DATASET EXCERPTS:
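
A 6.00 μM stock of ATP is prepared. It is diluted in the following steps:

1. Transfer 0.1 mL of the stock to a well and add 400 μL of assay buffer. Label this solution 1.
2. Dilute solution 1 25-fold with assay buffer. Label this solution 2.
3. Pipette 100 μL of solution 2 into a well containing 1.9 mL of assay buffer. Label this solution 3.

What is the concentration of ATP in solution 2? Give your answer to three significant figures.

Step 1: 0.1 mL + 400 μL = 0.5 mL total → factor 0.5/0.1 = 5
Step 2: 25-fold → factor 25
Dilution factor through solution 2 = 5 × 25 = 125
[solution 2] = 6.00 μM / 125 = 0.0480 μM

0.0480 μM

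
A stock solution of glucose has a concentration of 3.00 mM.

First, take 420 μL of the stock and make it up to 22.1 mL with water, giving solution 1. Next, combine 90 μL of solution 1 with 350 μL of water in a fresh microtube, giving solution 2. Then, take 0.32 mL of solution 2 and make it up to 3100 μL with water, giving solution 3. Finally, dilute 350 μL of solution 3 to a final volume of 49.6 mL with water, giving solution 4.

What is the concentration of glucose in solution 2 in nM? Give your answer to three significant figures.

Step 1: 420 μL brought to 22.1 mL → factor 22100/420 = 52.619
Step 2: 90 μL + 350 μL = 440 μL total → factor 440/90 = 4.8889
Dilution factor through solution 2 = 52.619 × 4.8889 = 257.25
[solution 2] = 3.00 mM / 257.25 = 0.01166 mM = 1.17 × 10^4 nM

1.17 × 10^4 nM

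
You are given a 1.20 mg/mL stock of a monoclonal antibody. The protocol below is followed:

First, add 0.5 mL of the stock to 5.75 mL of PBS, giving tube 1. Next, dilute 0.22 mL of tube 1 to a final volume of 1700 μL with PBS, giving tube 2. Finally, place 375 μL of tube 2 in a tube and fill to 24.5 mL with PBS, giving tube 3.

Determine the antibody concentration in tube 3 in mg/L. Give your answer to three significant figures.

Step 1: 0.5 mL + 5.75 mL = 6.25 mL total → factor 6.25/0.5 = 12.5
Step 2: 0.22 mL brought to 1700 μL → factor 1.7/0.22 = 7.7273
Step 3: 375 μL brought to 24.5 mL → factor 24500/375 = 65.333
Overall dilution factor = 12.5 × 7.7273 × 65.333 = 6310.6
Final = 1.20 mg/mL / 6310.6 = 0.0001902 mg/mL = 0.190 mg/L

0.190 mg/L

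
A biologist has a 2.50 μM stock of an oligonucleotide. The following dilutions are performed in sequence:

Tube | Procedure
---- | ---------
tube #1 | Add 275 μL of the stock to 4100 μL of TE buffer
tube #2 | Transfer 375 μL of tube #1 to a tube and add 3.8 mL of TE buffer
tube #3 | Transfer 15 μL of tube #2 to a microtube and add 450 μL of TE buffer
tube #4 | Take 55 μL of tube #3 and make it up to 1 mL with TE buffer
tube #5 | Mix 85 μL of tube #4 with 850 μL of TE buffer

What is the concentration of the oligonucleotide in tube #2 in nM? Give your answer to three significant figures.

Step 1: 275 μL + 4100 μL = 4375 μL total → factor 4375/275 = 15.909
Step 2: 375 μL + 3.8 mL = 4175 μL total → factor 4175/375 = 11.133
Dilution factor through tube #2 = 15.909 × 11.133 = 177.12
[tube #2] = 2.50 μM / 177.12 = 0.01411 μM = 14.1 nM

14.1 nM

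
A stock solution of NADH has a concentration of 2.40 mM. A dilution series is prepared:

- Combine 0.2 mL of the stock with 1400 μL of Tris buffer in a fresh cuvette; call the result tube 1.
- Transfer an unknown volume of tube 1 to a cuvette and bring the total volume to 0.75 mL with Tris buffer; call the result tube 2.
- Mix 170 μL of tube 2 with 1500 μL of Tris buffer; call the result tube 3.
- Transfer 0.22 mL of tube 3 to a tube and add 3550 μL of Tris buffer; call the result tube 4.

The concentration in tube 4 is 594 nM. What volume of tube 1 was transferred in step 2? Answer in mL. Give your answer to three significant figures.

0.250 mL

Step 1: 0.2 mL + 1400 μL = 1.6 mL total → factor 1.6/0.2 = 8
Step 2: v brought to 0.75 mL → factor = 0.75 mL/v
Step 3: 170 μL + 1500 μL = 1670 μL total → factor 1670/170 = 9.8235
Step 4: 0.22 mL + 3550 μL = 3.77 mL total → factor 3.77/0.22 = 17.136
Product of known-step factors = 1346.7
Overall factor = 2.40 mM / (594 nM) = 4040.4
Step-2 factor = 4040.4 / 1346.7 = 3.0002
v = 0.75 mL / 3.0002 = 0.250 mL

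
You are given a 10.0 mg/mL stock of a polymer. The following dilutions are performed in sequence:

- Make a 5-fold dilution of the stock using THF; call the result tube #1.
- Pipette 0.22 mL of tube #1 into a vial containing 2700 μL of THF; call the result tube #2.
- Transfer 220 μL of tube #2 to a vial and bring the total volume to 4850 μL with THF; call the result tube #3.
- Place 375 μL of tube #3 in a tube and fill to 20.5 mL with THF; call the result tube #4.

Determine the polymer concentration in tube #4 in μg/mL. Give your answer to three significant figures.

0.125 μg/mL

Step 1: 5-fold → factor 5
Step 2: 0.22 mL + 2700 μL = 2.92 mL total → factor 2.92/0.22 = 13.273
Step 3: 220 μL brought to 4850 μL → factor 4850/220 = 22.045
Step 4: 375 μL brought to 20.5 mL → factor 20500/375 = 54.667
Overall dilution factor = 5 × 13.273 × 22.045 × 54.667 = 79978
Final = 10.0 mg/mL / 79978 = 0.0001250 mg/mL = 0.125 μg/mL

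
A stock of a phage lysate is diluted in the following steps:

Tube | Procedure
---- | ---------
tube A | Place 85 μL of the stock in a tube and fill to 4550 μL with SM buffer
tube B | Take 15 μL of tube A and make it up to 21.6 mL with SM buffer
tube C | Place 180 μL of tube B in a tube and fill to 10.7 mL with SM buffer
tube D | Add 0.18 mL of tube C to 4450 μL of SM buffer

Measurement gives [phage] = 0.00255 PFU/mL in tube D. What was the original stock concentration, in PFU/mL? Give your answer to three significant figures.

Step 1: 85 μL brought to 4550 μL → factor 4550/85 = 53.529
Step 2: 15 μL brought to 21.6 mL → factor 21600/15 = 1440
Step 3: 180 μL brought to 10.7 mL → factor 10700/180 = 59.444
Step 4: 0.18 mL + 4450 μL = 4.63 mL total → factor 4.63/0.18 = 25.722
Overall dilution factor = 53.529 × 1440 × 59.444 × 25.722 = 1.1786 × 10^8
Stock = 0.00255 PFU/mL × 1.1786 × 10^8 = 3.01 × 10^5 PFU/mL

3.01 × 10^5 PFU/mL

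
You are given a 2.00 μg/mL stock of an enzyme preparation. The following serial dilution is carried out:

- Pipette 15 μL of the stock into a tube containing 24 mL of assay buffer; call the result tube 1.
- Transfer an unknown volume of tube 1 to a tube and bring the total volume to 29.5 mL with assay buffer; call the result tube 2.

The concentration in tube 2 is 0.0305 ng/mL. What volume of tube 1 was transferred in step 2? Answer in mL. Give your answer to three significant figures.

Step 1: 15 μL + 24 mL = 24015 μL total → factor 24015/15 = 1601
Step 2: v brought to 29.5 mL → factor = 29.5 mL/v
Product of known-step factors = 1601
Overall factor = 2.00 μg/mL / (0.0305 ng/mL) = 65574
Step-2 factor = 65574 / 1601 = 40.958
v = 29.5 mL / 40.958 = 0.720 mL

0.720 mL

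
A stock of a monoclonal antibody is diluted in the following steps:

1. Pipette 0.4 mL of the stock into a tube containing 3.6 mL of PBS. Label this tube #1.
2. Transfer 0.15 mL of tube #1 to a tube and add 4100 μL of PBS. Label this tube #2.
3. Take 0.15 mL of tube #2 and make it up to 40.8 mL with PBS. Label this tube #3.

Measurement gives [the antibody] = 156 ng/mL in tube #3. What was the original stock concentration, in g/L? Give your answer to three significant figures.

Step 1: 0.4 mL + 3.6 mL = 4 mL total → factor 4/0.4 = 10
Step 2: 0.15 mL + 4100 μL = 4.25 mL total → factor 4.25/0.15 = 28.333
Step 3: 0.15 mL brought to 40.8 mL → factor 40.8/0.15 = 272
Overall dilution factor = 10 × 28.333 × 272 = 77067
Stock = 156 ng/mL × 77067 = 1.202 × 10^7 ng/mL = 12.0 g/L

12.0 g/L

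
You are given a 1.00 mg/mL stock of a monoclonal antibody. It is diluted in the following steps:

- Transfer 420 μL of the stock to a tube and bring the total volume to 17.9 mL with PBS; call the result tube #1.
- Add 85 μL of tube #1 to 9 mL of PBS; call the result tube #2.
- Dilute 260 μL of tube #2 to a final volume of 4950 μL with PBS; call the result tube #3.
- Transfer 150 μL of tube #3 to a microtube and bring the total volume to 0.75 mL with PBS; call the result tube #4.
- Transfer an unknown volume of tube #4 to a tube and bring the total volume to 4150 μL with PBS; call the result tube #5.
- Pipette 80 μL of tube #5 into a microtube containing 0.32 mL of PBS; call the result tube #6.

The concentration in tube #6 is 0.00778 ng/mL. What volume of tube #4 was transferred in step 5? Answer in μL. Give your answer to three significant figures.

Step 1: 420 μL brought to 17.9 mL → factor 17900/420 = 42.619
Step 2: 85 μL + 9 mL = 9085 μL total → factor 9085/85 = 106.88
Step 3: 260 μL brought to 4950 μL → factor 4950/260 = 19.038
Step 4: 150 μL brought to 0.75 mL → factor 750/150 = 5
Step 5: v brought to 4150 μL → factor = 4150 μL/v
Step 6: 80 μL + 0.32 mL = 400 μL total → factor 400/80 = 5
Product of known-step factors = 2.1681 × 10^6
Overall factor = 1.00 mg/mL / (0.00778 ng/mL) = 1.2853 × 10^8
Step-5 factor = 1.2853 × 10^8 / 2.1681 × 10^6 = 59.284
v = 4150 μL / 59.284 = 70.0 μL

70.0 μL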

...

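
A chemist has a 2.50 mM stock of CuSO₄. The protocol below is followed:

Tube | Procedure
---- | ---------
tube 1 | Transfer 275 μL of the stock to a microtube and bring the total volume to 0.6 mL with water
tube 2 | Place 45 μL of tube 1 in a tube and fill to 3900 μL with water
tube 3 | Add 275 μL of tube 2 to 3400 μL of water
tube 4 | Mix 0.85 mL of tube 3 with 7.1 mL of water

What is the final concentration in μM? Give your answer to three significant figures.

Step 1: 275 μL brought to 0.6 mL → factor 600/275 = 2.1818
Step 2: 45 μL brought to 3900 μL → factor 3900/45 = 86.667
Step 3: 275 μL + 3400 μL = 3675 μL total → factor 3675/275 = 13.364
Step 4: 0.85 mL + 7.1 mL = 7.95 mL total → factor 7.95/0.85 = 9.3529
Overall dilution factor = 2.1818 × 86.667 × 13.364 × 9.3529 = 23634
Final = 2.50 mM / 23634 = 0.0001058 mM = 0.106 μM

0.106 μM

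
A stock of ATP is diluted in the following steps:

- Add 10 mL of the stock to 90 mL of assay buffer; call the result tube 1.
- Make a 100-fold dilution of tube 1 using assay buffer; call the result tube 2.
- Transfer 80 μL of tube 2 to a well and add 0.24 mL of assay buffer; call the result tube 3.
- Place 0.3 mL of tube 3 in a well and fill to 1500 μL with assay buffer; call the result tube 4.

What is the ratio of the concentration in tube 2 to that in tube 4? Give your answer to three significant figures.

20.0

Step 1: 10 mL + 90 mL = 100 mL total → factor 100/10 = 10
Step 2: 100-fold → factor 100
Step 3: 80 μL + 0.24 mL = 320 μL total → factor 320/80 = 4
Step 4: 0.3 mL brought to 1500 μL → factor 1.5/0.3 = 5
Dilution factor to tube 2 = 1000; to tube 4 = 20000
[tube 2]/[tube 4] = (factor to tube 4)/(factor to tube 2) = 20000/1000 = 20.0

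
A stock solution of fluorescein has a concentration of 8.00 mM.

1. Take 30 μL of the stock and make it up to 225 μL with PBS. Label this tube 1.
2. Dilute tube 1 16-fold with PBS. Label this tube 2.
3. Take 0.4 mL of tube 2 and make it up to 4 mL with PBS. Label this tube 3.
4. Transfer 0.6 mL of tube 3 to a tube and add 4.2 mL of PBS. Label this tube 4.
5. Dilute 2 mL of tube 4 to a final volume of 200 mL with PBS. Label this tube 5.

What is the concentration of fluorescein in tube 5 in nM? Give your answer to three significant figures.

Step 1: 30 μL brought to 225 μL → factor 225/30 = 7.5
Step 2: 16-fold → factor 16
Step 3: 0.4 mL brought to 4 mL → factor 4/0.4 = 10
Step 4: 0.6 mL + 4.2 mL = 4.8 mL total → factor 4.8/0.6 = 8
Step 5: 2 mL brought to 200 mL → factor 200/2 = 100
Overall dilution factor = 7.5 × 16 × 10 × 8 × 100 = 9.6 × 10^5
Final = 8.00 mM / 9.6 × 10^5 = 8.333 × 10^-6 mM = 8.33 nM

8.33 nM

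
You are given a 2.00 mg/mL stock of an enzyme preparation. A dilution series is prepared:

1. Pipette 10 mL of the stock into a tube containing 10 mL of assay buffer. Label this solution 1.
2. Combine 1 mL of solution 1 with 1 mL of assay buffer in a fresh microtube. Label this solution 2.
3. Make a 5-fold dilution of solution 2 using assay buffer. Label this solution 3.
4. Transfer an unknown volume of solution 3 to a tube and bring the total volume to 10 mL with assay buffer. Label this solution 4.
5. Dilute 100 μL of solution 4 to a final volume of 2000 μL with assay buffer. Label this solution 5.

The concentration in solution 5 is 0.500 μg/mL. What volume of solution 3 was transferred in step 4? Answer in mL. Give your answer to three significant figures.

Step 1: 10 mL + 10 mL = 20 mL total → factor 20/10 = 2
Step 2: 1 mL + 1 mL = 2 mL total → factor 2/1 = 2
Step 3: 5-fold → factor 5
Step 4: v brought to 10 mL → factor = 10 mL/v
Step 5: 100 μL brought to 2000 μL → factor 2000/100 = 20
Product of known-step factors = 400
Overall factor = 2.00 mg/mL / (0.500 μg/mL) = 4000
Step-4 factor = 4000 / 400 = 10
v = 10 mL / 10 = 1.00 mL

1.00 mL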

TASK DIRECTIONS: Could you restate, word for word, the lines above from the one with "A 6.00 μM stock" to the one with "First, add 0.5", both included?

SOLVED EXERCISE:
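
A 6.00 μM stock of ATP is prepared. It is diluted in the following steps:

1. Transfer 0.1 mL of the stock to a well and add 400 μL of assay buffer. Label this solution 1.
2. Dilute solution 1 25-fold with assay buffer. Label this solution 2.
3. Pipette 100 μL of solution 2 into a well containing 1.9 mL of assay buffer. Label this solution 3.

What is the concentration of ATP in solution 2? Give your answer to three significant figures.

Step 1: 0.1 mL + 400 μL = 0.5 mL total → factor 0.5/0.1 = 5
Step 2: 25-fold → factor 25
Dilution factor through solution 2 = 5 × 25 = 125
[solution 2] = 6.00 μM / 125 = 0.0480 μM

0.0480 μM

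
A stock solution of glucose has a concentration of 3.00 mM.

First, take 420 μL of the stock and make it up to 22.1 mL with water, giving solution 1. Next, combine 90 μL of solution 1 with 350 μL of water in a fresh microtube, giving solution 2. Then, take 0.32 mL of solution 2 and make it up to 3100 μL with water, giving solution 3. Finally, dilute 350 μL of solution 3 to a final volume of 49.6 mL with water, giving solution 4.

What is the concentration of glucose in solution 2 in nM? Give your answer to three significant figures.

Step 1: 420 μL brought to 22.1 mL → factor 22100/420 = 52.619
Step 2: 90 μL + 350 μL = 440 μL total → factor 440/90 = 4.8889
Dilution factor through solution 2 = 52.619 × 4.8889 = 257.25
[solution 2] = 3.00 mM / 257.25 = 0.01166 mM = 1.17 × 10^4 nM

1.17 × 10^4 nM

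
You are given a 1.20 mg/mL stock of a monoclonal antibody. The protocol below is followed:

First, add 0.5 mL of the stock to 5.75 mL of PBS, giving tube 1. Next, dilute 0.22 mL of tube 1 to a final volume of 1700 μL with PBS, giving tube 2. Finally, place 375 μL of tube 2 in a tube and fill to 24.5 mL with PBS, giving tube 3.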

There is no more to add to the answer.